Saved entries
^^^^^^^^^^^^^^^^

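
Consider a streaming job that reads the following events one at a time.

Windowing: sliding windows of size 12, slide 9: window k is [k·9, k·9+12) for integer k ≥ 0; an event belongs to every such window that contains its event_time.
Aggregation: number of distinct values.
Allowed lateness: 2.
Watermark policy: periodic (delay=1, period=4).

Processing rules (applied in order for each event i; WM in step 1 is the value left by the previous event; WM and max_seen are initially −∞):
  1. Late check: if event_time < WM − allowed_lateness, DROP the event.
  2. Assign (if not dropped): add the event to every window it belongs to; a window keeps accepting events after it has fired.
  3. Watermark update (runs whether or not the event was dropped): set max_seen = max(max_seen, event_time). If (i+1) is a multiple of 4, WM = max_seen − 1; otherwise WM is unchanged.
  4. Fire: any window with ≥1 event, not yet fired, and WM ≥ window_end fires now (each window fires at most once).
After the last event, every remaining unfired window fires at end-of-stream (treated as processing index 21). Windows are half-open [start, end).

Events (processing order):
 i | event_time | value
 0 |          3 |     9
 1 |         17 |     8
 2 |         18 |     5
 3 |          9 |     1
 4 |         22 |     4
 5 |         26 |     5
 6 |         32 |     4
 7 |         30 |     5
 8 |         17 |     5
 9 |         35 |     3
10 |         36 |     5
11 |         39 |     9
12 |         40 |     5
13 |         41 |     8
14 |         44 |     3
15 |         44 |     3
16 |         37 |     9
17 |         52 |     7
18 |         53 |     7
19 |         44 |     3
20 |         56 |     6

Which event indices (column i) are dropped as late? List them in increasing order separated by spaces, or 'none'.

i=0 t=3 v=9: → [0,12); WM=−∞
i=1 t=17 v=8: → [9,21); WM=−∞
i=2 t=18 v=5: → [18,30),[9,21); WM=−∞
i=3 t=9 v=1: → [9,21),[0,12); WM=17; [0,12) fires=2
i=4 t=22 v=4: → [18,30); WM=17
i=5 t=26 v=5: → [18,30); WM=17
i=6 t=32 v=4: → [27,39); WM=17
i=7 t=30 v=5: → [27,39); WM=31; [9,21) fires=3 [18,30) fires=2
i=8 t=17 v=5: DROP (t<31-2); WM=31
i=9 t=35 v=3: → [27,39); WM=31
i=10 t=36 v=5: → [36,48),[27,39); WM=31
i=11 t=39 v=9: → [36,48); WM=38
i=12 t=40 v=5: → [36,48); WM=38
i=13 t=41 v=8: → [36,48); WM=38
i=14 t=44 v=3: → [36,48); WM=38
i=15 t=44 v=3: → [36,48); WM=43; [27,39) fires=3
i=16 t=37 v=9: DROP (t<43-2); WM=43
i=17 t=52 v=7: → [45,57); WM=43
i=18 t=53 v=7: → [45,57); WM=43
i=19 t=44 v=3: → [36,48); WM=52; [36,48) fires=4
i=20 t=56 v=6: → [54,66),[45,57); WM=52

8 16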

^^^^^^^^^^^^^^^^

* WORK REQUIRED: An exact copy of every record above is needed. Write it out word for word.

* EXPECTED OUTPUT:
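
Consider a streaming job that reads the following events one at a time.

Windowing: sliding windows of size 12, slide 9: window k is [k·9, k·9+12) for integer k ≥ 0; an event belongs to every such window that contains its event_time.
Aggregation: number of distinct values.
Allowed lateness: 2.
Watermark policy: periodic (delay=1, period=4).

Processing rules (applied in order for each event i; WM in step 1 is the value left by the previous event; WM and max_seen are initially −∞):
  1. Late check: if event_time < WM − allowed_lateness, DROP the event.
  2. Assign (if not dropped): add the event to every window it belongs to; a window keeps accepting events after it has fired.
  3. Watermark update (runs whether or not the event was dropped): set max_seen = max(max_seen, event_time). If (i+1) is a multiple of 4, WM = max_seen − 1; otherwise WM is unchanged.
  4. Fire: any window with ≥1 event, not yet fired, and WM ≥ window_end fires now (each window fires at most once).
After the last event, every remaining unfired window fires at end-of-stream (treated as processing index 21). Windows are half-open [start, end).

Events (processing order):
 i | event_time | value
 0 |          3 |     9
 1 |         17 |     8
 2 |         18 |     5
 3 |          9 |     1
 4 |         22 |     4
 5 |         26 |     5
 6 |         32 |     4
 7 |         30 |     5
 8 |         17 |     5
 9 |         35 |     3
10 |         36 |     5
11 |         39 |     9
12 |         40 |     5
13 |         41 |     8
14 |         44 |     3
15 |         44 |     3
16 |         37 |     9
17 |         52 |     7
18 |         53 |     7
19 |         44 |     3
20 |         56 |     6

Which event indices (column i) are dropped as late? List them in increasing order separated by spaces, or 'none'.

i=0 t=3 v=9: → [0,12); WM=−∞
i=1 t=17 v=8: → [9,21); WM=−∞
i=2 t=18 v=5: → [18,30),[9,21); WM=−∞
i=3 t=9 v=1: → [9,21),[0,12); WM=17; [0,12) fires=2
i=4 t=22 v=4: → [18,30); WM=17
i=5 t=26 v=5: → [18,30); WM=17
i=6 t=32 v=4: → [27,39); WM=17
i=7 t=30 v=5: → [27,39); WM=31; [9,21) fires=3 [18,30) fires=2
i=8 t=17 v=5: DROP (t<31-2); WM=31
i=9 t=35 v=3: → [27,39); WM=31
i=10 t=36 v=5: → [36,48),[27,39); WM=31
i=11 t=39 v=9: → [36,48); WM=38
i=12 t=40 v=5: → [36,48); WM=38
i=13 t=41 v=8: → [36,48); WM=38
i=14 t=44 v=3: → [36,48); WM=38
i=15 t=44 v=3: → [36,48); WM=43; [27,39) fires=3
i=16 t=37 v=9: DROP (t<43-2); WM=43
i=17 t=52 v=7: → [45,57); WM=43
i=18 t=53 v=7: → [45,57); WM=43
i=19 t=44 v=3: → [36,48); WM=52; [36,48) fires=4
i=20 t=56 v=6: → [54,66),[45,57); WM=52

8 16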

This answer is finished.